[Dataset entries]
+++
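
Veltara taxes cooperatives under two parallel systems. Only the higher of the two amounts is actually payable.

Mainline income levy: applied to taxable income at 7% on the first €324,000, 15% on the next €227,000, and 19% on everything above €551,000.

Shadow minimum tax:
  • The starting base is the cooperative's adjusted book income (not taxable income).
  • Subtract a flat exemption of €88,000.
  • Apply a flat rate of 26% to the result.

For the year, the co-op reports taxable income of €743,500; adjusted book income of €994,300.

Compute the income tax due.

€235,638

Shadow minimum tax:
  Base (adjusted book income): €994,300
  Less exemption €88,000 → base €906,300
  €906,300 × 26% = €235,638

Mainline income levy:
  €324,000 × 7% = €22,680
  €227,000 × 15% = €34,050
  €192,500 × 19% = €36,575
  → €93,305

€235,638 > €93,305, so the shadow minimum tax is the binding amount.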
+++
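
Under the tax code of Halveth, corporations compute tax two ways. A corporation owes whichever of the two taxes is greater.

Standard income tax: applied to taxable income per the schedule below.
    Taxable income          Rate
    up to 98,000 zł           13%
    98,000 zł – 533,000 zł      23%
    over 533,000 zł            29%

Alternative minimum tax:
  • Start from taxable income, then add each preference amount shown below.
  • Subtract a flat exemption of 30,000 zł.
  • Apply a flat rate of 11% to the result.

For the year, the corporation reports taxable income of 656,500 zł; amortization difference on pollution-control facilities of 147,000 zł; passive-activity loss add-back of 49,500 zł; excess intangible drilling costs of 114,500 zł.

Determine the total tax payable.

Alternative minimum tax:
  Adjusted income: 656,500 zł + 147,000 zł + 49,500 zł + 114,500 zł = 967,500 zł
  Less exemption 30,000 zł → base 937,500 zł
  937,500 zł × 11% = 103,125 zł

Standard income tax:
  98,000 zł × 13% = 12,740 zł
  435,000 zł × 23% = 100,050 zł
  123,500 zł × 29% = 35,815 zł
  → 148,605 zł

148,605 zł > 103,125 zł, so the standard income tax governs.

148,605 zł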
+++
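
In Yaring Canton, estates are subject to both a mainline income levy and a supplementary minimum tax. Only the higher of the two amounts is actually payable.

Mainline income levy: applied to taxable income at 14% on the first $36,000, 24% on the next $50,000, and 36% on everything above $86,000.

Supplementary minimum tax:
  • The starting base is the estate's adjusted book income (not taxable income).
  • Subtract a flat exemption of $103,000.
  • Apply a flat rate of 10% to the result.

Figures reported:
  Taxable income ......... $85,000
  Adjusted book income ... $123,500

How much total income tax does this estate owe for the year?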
+++
Taking the entries above, print exactly the lines starting at the line with "Veltara taxes cooperatives" and ending at the line with "For the year, the co-op", both included.

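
Veltara taxes cooperatives under two parallel systems. Only the higher of the two amounts is actually payable.

Mainline income levy: applied to taxable income at 7% on the first €324,000, 15% on the next €227,000, and 19% on everything above €551,000.

Shadow minimum tax:
  • The starting base is the cooperative's adjusted book income (not taxable income).
  • Subtract a flat exemption of €88,000.
  • Apply a flat rate of 26% to the result.

For the year, the co-op reports taxable income of €743,500; adjusted book income of €994,300.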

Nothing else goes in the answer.